■ ABOUT THIS TASK
What you should output is the data below, unchanged in every character.

[Stored data]
--- START ---

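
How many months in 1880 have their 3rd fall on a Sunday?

Check the 3rd of each month of 1880: Jan 3: Sat, Feb 3: Tue, Mar 3: Wed, Apr 3: Sat, May 3: Mon, Jun 3: Thu, Jul 3: Sat, Aug 3: Tue, Sep 3: Fri, Oct 3: Sun, Nov 3: Wed, Dec 3: Fri.
Sunday occurs in October — 1 month.

1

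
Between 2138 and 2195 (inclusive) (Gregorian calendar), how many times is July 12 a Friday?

8

Track July 12's weekday year by year (advancing +1, or +2 across a Feb 29):
  2138: Sat  2139: Sun (+1)  2140: Tue (+2)  2141: Wed (+1)  2142: Thu (+1)
  2143: Fri (+1) ✓  2144: Sun (+2)  2145: Mon (+1)  2146: Tue (+1)  2147: Wed (+1)
  2148: Fri (+2) ✓  2149: Sat (+1)  2150: Sun (+1)  2151: Mon (+1)  … (30 more years) …
  2182: Fri (+1) ✓  2183: Sat (+1)  2184: Mon (+2)  2185: Tue (+1)  2186: Wed (+1)
  2187: Thu (+1)  2188: Sat (+2)  2189: Sun (+1)  2190: Mon (+1)  2191: Tue (+1)
  2192: Thu (+2)  2193: Fri (+1) ✓  2194: Sat (+1)  2195: Sun (+1)
Friday years: 2143, 2148, 2154, 2165, 2171, 2176, 2182, 2193 — 8 in total.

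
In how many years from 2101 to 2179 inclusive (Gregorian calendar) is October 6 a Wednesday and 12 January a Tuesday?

Check each year's weekday for October 6 and 12 January:
  2101: Thu/Wed  2102: Fri/Thu  2103: Sat/Fri  2104: Mon/Sat  2105: Tue/Mon  2106: Wed/Tue ✓  2107: Thu/Wed  2108: Sat/Thu  2109: Sun/Sat  2110: Mon/Sun  2111: Tue/Mon  2112: Thu/Tue  2113: Fri/Thu  2114: Sat/Fri  …(51 more)…  2166: Mon/Sun  2167: Tue/Mon  2168: Thu/Tue  2169: Fri/Thu  2170: Sat/Fri  2171: Sun/Sat  2172: Tue/Sun  2173: Wed/Tue ✓  2174: Thu/Wed  2175: Fri/Thu  2176: Sun/Fri  2177: Mon/Sun  2178: Tue/Mon  2179: Wed/Tue ✓
Both conditions hold in: 2106, 2117, 2123, 2134, 2145, 2151, 2162, 2173, 2179 — 9.

9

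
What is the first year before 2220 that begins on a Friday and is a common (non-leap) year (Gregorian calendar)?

2219

Jan 1 advances by 2 weekdays after a leap year and by 1 after a common year.
2220: Jan 1 is Saturday (leap).
2219: Friday
2219 begins on a Friday and is a common year.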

--- END ---

■ COMPLETED TASK
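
How many months in 1880 have their 3rd fall on a Sunday?

Check the 3rd of each month of 1880: Jan 3: Sat, Feb 3: Tue, Mar 3: Wed, Apr 3: Sat, May 3: Mon, Jun 3: Thu, Jul 3: Sat, Aug 3: Tue, Sep 3: Fri, Oct 3: Sun, Nov 3: Wed, Dec 3: Fri.
Sunday occurs in October — 1 month.

1

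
Between 2138 and 2195 (inclusive) (Gregorian calendar), how many times is July 12 a Friday?

8

Track July 12's weekday year by year (advancing +1, or +2 across a Feb 29):
  2138: Sat  2139: Sun (+1)  2140: Tue (+2)  2141: Wed (+1)  2142: Thu (+1)
  2143: Fri (+1) ✓  2144: Sun (+2)  2145: Mon (+1)  2146: Tue (+1)  2147: Wed (+1)
  2148: Fri (+2) ✓  2149: Sat (+1)  2150: Sun (+1)  2151: Mon (+1)  … (30 more years) …
  2182: Fri (+1) ✓  2183: Sat (+1)  2184: Mon (+2)  2185: Tue (+1)  2186: Wed (+1)
  2187: Thu (+1)  2188: Sat (+2)  2189: Sun (+1)  2190: Mon (+1)  2191: Tue (+1)
  2192: Thu (+2)  2193: Fri (+1) ✓  2194: Sat (+1)  2195: Sun (+1)
Friday years: 2143, 2148, 2154, 2165, 2171, 2176, 2182, 2193 — 8 in total.

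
In how many years from 2101 to 2179 inclusive (Gregorian calendar) is October 6 a Wednesday and 12 January a Tuesday?

Check each year's weekday for October 6 and 12 January:
  2101: Thu/Wed  2102: Fri/Thu  2103: Sat/Fri  2104: Mon/Sat  2105: Tue/Mon  2106: Wed/Tue ✓  2107: Thu/Wed  2108: Sat/Thu  2109: Sun/Sat  2110: Mon/Sun  2111: Tue/Mon  2112: Thu/Tue  2113: Fri/Thu  2114: Sat/Fri  …(51 more)…  2166: Mon/Sun  2167: Tue/Mon  2168: Thu/Tue  2169: Fri/Thu  2170: Sat/Fri  2171: Sun/Sat  2172: Tue/Sun  2173: Wed/Tue ✓  2174: Thu/Wed  2175: Fri/Thu  2176: Sun/Fri  2177: Mon/Sun  2178: Tue/Mon  2179: Wed/Tue ✓
Both conditions hold in: 2106, 2117, 2123, 2134, 2145, 2151, 2162, 2173, 2179 — 9.

9

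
What is the first year before 2220 that begins on a Friday and is a common (non-leap) year (Gregorian calendar)?

2219

Jan 1 advances by 2 weekdays after a leap year and by 1 after a common year.
2220: Jan 1 is Saturday (leap).
2219: Friday
2219 begins on a Friday and is a common year.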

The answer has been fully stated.